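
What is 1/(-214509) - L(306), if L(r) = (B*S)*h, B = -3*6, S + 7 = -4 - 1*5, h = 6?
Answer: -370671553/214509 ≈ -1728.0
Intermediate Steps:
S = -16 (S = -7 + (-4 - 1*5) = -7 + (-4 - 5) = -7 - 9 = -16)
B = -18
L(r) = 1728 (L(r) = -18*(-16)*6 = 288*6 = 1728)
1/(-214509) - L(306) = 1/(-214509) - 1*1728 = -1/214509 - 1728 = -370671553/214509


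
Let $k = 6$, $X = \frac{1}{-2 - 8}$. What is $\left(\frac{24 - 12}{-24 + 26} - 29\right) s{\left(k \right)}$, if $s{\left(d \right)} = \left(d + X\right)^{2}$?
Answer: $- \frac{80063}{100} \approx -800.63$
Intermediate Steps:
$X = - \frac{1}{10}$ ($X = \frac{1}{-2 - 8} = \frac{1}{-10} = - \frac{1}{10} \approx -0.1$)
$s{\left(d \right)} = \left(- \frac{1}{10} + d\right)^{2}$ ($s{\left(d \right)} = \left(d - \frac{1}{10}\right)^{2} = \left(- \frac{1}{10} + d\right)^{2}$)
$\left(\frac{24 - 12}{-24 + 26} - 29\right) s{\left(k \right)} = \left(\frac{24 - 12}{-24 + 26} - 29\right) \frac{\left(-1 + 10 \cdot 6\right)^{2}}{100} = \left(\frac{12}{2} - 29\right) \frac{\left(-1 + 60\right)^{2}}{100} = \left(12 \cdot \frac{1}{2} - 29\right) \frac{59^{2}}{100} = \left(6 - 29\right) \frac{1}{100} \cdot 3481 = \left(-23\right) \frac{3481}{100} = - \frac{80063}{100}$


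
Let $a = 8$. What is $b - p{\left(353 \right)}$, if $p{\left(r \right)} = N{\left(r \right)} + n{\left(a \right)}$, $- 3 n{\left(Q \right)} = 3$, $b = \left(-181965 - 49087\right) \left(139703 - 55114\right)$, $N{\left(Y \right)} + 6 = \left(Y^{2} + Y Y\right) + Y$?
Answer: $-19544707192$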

************

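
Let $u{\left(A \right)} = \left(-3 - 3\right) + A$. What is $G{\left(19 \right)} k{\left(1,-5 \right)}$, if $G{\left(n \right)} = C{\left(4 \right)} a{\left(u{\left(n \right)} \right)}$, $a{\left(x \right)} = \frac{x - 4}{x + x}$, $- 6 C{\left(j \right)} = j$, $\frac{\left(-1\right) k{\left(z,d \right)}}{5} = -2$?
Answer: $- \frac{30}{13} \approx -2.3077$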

************

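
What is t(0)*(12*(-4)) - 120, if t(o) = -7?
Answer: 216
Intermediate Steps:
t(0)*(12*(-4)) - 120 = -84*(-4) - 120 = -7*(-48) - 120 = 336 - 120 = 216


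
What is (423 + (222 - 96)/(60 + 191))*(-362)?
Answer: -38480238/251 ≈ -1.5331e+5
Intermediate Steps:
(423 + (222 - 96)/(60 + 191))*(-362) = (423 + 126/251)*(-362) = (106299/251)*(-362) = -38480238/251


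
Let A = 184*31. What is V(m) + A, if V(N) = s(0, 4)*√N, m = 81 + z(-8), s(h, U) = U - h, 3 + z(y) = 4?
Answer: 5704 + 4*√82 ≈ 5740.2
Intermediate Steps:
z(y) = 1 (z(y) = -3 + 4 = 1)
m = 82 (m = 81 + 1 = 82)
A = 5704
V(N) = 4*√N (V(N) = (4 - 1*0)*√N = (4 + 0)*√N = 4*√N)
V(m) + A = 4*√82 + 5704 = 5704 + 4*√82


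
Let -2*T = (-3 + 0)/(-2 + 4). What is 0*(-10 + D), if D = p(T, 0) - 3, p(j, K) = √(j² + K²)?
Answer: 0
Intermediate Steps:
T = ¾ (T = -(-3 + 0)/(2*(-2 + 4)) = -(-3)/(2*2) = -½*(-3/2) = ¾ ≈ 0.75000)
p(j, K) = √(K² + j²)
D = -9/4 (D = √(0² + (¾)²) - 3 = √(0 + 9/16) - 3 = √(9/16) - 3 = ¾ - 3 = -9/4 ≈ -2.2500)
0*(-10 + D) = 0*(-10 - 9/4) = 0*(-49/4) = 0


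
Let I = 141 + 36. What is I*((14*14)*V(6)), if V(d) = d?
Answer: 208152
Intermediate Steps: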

************

▸ **WORK INSTRUCTIONS**:
Take the word "What" and find each line of the material that contains it. Copy those lines.

▸ **WORKED SOLUTION**:
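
What is 1/(-214509) - L(306), if L(r) = (B*S)*h, B = -3*6, S + 7 = -4 - 1*5, h = 6?
Let $k = 6$, $X = \frac{1}{-2 - 8}$. What is $\left(\frac{24 - 12}{-24 + 26} - 29\right) s{\left(k \right)}$, if $s{\left(d \right)} = \left(d + X\right)^{2}$?
Let $a = 8$. What is $b - p{\left(353 \right)}$, if $p{\left(r \right)} = N{\left(r \right)} + n{\left(a \right)}$, $- 3 n{\left(Q \right)} = 3$, $b = \left(-181965 - 49087\right) \left(139703 - 55114\right)$, $N{\left(Y \right)} + 6 = \left(Y^{2} + Y Y\right) + Y$?
Let $u{\left(A \right)} = \left(-3 - 3\right) + A$. What is $G{\left(19 \right)} k{\left(1,-5 \right)}$, if $G{\left(n \right)} = C{\left(4 \right)} a{\left(u{\left(n \right)} \right)}$, $a{\left(x \right)} = \frac{x - 4}{x + x}$, $- 6 C{\left(j \right)} = j$, $\frac{\left(-1\right) k{\left(z,d \right)}}{5} = -2$?
What is t(0)*(12*(-4)) - 120, if t(o) = -7?
What is (423 + (222 - 96)/(60 + 191))*(-362)?
Let A = 184*31. What is V(m) + A, if V(N) = s(0, 4)*√N, m = 81 + z(-8), s(h, U) = U - h, 3 + z(y) = 4?
Let -2*T = (-3 + 0)/(-2 + 4). What is 0*(-10 + D), if D = p(T, 0) - 3, p(j, K) = √(j² + K²)?
Let I = 141 + 36. What is I*((14*14)*V(6)), if V(d) = d?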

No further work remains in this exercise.